(Beginning of Source material)
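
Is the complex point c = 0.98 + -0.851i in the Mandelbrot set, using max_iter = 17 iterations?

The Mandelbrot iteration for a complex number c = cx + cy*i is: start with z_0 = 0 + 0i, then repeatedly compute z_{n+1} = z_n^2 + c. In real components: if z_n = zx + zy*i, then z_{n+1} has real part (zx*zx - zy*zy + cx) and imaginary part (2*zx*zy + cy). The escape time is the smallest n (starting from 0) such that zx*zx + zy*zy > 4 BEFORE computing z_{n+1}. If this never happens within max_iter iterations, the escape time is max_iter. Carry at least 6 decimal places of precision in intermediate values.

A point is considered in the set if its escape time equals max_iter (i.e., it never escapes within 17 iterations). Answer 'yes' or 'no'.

Answer: no

Derivation:
z_0 = 0 + 0i, c = 0.9800 + -0.8510i
Iter 1: z = 0.9800 + -0.8510i, |z|^2 = 1.6846
Iter 2: z = 1.2162 + -2.5190i, |z|^2 = 7.8243
Escaped at iteration 2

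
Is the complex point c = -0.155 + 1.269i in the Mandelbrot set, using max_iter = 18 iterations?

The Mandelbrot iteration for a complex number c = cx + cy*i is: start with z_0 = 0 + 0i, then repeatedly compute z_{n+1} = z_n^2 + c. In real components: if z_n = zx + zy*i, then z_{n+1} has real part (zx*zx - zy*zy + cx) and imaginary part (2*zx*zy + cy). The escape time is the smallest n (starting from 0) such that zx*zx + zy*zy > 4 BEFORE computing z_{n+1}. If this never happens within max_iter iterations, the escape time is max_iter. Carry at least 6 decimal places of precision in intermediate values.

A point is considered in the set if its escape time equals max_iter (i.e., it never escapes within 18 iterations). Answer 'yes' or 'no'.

z_0 = 0 + 0i, c = -0.1550 + 1.2690i
Iter 1: z = -0.1550 + 1.2690i, |z|^2 = 1.6344
Iter 2: z = -1.7413 + 0.8756i, |z|^2 = 3.7989
Iter 3: z = 2.1106 + -1.7805i, |z|^2 = 7.6245
Escaped at iteration 3

Answer: no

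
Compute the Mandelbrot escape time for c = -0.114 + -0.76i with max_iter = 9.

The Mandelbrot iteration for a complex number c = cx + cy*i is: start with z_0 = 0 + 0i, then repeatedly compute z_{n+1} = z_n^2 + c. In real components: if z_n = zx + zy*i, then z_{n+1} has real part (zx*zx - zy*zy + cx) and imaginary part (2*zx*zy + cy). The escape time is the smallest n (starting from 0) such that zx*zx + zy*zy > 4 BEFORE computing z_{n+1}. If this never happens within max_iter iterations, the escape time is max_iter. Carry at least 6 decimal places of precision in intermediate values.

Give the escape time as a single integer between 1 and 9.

z_0 = 0 + 0i, c = -0.1140 + -0.7600i
Iter 1: z = -0.1140 + -0.7600i, |z|^2 = 0.5906
Iter 2: z = -0.6786 + -0.5867i, |z|^2 = 0.8047
Iter 3: z = 0.0023 + 0.0363i, |z|^2 = 0.0013
Iter 4: z = -0.1153 + -0.7598i, |z|^2 = 0.5906
Iter 5: z = -0.6781 + -0.5848i, |z|^2 = 0.8017
Iter 6: z = 0.0038 + 0.0330i, |z|^2 = 0.0011
Iter 7: z = -0.1151 + -0.7597i, |z|^2 = 0.5905
Iter 8: z = -0.6780 + -0.5851i, |z|^2 = 0.8020

Answer: 9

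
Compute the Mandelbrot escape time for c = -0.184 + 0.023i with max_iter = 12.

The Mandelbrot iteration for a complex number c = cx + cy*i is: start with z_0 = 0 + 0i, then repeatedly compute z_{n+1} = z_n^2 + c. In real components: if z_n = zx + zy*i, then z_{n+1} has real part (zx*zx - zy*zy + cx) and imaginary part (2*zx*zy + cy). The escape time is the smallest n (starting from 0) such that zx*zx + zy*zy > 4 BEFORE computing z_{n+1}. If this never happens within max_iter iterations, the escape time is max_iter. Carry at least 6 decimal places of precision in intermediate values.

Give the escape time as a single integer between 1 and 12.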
(End of Source material)
**Goal of the exercise:** An exact reproduction of all the records is required.

**Task result:**
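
Is the complex point c = 0.98 + -0.851i in the Mandelbrot set, using max_iter = 17 iterations?

The Mandelbrot iteration for a complex number c = cx + cy*i is: start with z_0 = 0 + 0i, then repeatedly compute z_{n+1} = z_n^2 + c. In real components: if z_n = zx + zy*i, then z_{n+1} has real part (zx*zx - zy*zy + cx) and imaginary part (2*zx*zy + cy). The escape time is the smallest n (starting from 0) such that zx*zx + zy*zy > 4 BEFORE computing z_{n+1}. If this never happens within max_iter iterations, the escape time is max_iter. Carry at least 6 decimal places of precision in intermediate values.

A point is considered in the set if its escape time equals max_iter (i.e., it never escapes within 17 iterations). Answer 'yes' or 'no'.

Answer: no

Derivation:
z_0 = 0 + 0i, c = 0.9800 + -0.8510i
Iter 1: z = 0.9800 + -0.8510i, |z|^2 = 1.6846
Iter 2: z = 1.2162 + -2.5190i, |z|^2 = 7.8243
Escaped at iteration 2

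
Is the complex point c = -0.155 + 1.269i in the Mandelbrot set, using max_iter = 18 iterations?

The Mandelbrot iteration for a complex number c = cx + cy*i is: start with z_0 = 0 + 0i, then repeatedly compute z_{n+1} = z_n^2 + c. In real components: if z_n = zx + zy*i, then z_{n+1} has real part (zx*zx - zy*zy + cx) and imaginary part (2*zx*zy + cy). The escape time is the smallest n (starting from 0) such that zx*zx + zy*zy > 4 BEFORE computing z_{n+1}. If this never happens within max_iter iterations, the escape time is max_iter. Carry at least 6 decimal places of precision in intermediate values.

A point is considered in the set if its escape time equals max_iter (i.e., it never escapes within 18 iterations). Answer 'yes' or 'no'.

z_0 = 0 + 0i, c = -0.1550 + 1.2690i
Iter 1: z = -0.1550 + 1.2690i, |z|^2 = 1.6344
Iter 2: z = -1.7413 + 0.8756i, |z|^2 = 3.7989
Iter 3: z = 2.1106 + -1.7805i, |z|^2 = 7.6245
Escaped at iteration 3

Answer: no

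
Compute the Mandelbrot escape time for c = -0.114 + -0.76i with max_iter = 9.

The Mandelbrot iteration for a complex number c = cx + cy*i is: start with z_0 = 0 + 0i, then repeatedly compute z_{n+1} = z_n^2 + c. In real components: if z_n = zx + zy*i, then z_{n+1} has real part (zx*zx - zy*zy + cx) and imaginary part (2*zx*zy + cy). The escape time is the smallest n (starting from 0) such that zx*zx + zy*zy > 4 BEFORE computing z_{n+1}. If this never happens within max_iter iterations, the escape time is max_iter. Carry at least 6 decimal places of precision in intermediate values.

Give the escape time as a single integer between 1 and 9.

z_0 = 0 + 0i, c = -0.1140 + -0.7600i
Iter 1: z = -0.1140 + -0.7600i, |z|^2 = 0.5906
Iter 2: z = -0.6786 + -0.5867i, |z|^2 = 0.8047
Iter 3: z = 0.0023 + 0.0363i, |z|^2 = 0.0013
Iter 4: z = -0.1153 + -0.7598i, |z|^2 = 0.5906
Iter 5: z = -0.6781 + -0.5848i, |z|^2 = 0.8017
Iter 6: z = 0.0038 + 0.0330i, |z|^2 = 0.0011
Iter 7: z = -0.1151 + -0.7597i, |z|^2 = 0.5905
Iter 8: z = -0.6780 + -0.5851i, |z|^2 = 0.8020

Answer: 9

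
Compute the Mandelbrot escape time for c = -0.184 + 0.023i with max_iter = 12.

The Mandelbrot iteration for a complex number c = cx + cy*i is: start with z_0 = 0 + 0i, then repeatedly compute z_{n+1} = z_n^2 + c. In real components: if z_n = zx + zy*i, then z_{n+1} has real part (zx*zx - zy*zy + cx) and imaginary part (2*zx*zy + cy). The escape time is the smallest n (starting from 0) such that zx*zx + zy*zy > 4 BEFORE computing z_{n+1}. If this never happens within max_iter iterations, the escape time is max_iter. Carry at least 6 decimal places of precision in intermediate values.

Give the escape time as a single integer between 1 and 12.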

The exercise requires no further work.